Top of Source material

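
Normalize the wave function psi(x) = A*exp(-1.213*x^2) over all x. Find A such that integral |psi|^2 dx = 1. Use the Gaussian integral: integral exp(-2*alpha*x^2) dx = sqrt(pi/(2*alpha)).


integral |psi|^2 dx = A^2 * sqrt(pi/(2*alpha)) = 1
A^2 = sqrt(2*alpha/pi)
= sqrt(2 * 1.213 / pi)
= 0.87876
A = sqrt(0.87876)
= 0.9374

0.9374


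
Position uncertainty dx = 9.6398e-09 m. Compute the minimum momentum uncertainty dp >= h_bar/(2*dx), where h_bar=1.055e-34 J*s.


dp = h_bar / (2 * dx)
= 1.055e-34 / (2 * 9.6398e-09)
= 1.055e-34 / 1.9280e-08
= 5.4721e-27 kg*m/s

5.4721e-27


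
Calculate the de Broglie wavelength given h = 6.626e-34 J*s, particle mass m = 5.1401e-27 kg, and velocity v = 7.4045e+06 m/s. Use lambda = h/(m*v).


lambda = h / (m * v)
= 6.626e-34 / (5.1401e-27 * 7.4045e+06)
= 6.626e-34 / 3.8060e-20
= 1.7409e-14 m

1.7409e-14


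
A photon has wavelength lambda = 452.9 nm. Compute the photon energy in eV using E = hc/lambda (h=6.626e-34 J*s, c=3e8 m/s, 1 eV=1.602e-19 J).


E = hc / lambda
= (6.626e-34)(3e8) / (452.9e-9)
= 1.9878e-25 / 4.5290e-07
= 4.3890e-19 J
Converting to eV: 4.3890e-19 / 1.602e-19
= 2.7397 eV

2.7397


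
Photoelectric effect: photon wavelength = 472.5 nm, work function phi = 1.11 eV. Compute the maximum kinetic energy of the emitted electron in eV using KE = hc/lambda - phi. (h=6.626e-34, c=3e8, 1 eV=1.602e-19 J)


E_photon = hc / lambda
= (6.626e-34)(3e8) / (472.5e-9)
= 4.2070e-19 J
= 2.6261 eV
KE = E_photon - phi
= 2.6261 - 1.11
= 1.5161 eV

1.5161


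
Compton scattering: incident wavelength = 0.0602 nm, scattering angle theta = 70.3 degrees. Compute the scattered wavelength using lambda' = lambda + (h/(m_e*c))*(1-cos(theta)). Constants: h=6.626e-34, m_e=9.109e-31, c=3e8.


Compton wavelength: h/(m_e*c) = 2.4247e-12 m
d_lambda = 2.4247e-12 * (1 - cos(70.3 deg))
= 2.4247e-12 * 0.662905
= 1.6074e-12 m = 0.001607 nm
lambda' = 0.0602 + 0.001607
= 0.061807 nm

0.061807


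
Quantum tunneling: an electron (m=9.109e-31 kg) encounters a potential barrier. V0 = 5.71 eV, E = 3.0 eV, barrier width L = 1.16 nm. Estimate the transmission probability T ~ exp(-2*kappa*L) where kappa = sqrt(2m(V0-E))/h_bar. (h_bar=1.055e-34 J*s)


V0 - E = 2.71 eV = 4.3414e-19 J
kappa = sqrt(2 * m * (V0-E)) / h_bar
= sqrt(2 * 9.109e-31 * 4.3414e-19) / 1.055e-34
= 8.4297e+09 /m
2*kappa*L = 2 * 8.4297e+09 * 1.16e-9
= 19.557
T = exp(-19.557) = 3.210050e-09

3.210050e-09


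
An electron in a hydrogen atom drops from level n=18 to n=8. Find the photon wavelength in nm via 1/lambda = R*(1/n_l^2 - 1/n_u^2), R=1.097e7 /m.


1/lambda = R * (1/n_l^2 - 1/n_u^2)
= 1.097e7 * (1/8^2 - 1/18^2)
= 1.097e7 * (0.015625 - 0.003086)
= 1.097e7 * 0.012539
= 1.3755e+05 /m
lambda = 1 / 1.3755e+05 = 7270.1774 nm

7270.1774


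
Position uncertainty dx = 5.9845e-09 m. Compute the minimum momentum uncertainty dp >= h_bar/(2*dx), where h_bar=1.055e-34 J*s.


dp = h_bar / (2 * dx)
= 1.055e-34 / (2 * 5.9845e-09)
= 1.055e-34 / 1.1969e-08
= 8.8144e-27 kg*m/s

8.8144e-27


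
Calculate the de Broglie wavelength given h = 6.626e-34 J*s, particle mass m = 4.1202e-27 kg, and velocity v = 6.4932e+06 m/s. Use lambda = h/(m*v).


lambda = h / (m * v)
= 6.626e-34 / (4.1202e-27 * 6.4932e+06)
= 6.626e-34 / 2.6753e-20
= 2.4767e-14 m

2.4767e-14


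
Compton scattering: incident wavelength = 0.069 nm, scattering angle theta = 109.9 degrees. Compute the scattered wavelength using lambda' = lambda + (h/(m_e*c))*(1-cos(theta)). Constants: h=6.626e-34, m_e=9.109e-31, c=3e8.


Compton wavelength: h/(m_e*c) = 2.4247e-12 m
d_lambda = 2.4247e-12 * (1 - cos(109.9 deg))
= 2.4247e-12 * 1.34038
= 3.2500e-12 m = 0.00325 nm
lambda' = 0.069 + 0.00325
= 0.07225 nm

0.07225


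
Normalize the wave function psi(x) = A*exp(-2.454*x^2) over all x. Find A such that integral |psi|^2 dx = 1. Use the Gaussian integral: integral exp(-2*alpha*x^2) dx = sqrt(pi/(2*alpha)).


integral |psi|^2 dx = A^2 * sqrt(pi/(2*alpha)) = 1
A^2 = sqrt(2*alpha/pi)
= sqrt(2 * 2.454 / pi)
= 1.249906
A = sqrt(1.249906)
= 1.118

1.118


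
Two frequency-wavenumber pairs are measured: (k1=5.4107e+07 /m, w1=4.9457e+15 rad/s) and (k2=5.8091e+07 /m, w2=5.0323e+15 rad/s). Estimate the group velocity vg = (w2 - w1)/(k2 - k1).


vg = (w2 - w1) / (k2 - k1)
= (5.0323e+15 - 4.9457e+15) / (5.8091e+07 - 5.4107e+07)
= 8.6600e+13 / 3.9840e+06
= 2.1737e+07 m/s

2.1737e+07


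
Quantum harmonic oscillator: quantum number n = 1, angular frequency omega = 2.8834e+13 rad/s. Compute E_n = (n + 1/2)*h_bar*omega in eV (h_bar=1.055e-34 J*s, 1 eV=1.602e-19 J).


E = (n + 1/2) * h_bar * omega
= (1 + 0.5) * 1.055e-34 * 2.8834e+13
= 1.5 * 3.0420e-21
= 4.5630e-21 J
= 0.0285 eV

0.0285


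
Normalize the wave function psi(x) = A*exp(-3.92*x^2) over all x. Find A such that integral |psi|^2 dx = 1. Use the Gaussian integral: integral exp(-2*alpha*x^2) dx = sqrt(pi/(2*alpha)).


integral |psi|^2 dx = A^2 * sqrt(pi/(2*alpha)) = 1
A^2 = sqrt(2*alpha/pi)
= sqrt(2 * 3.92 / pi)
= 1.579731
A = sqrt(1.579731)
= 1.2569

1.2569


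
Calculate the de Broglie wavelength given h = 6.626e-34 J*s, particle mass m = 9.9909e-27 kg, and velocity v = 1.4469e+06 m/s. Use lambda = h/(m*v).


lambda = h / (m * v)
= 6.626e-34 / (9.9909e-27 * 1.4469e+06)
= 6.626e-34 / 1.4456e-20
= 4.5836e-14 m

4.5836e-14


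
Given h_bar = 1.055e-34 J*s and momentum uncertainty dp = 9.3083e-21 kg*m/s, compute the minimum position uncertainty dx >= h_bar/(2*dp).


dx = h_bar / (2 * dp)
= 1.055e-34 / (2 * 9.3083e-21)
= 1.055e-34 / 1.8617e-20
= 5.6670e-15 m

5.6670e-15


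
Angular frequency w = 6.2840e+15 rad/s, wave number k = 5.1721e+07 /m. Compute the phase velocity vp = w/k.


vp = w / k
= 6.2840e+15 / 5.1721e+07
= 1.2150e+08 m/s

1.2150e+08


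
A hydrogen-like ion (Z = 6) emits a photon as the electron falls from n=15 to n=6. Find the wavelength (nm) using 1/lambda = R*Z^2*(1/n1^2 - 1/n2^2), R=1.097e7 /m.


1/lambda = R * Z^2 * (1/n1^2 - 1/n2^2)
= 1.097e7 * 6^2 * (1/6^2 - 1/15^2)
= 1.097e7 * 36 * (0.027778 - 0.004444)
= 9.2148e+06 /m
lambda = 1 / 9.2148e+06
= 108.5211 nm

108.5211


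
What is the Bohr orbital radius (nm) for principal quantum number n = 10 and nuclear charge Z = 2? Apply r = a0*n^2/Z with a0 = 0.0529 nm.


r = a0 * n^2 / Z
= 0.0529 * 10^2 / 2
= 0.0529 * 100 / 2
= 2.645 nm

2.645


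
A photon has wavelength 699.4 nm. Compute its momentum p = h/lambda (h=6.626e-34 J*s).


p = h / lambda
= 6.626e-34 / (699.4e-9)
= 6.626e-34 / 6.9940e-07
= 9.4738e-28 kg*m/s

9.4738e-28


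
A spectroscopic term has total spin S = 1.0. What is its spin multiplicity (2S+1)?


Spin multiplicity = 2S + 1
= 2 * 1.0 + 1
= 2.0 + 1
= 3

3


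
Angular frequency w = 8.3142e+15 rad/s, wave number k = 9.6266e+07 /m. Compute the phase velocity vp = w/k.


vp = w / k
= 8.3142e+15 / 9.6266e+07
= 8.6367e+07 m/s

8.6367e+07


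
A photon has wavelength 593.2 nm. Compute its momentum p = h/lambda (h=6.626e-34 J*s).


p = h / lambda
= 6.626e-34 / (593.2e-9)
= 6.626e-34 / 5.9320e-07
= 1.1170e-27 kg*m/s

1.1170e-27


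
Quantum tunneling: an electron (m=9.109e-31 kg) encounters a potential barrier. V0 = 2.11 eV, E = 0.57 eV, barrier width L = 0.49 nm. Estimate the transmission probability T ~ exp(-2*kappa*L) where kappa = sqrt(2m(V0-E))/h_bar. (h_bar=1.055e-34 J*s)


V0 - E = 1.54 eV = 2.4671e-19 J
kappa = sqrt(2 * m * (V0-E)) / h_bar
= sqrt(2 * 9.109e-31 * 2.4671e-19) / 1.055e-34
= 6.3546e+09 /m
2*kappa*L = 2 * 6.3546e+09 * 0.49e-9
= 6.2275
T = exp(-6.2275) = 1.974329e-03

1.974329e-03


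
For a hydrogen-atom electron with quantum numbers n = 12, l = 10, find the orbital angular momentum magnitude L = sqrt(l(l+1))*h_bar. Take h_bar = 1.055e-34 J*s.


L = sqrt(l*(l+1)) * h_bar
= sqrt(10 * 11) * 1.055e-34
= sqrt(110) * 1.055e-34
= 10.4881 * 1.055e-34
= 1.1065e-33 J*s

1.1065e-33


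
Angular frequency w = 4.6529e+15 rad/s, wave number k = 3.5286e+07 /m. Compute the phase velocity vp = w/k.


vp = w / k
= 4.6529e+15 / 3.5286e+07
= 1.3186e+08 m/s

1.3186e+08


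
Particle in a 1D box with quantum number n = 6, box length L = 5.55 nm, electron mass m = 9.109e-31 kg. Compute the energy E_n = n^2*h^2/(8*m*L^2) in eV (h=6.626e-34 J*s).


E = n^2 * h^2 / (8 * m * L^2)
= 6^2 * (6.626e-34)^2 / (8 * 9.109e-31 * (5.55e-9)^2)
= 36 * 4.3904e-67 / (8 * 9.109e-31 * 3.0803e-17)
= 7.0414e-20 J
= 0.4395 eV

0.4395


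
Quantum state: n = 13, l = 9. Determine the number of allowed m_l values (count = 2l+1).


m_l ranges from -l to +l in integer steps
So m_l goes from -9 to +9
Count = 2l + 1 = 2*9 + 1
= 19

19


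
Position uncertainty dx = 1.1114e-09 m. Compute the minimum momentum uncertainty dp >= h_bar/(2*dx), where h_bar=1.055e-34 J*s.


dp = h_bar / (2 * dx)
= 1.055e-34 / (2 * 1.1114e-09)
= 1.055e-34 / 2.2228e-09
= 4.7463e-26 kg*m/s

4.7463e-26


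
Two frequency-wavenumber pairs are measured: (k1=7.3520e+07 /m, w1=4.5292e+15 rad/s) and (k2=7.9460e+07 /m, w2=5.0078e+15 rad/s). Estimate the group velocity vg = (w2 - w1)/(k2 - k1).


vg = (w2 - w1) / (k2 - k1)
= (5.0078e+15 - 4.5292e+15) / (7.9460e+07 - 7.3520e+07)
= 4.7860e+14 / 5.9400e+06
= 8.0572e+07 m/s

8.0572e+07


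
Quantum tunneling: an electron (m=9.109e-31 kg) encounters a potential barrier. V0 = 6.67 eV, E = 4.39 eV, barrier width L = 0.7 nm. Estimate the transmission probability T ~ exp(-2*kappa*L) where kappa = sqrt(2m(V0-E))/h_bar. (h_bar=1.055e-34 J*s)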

Bottom of Source material

Work task — Everything from the line that contains "Two frequency-wavenumber pairs are measured: (k1=7.3520e+07" through the final line of the listing is to be restated word for word, and nothing more.

Your response —
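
Two frequency-wavenumber pairs are measured: (k1=7.3520e+07 /m, w1=4.5292e+15 rad/s) and (k2=7.9460e+07 /m, w2=5.0078e+15 rad/s). Estimate the group velocity vg = (w2 - w1)/(k2 - k1).


vg = (w2 - w1) / (k2 - k1)
= (5.0078e+15 - 4.5292e+15) / (7.9460e+07 - 7.3520e+07)
= 4.7860e+14 / 5.9400e+06
= 8.0572e+07 m/s

8.0572e+07


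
Quantum tunneling: an electron (m=9.109e-31 kg) encounters a potential barrier. V0 = 6.67 eV, E = 4.39 eV, barrier width L = 0.7 nm. Estimate the transmission probability T ~ exp(-2*kappa*L) where kappa = sqrt(2m(V0-E))/h_bar. (h_bar=1.055e-34 J*s)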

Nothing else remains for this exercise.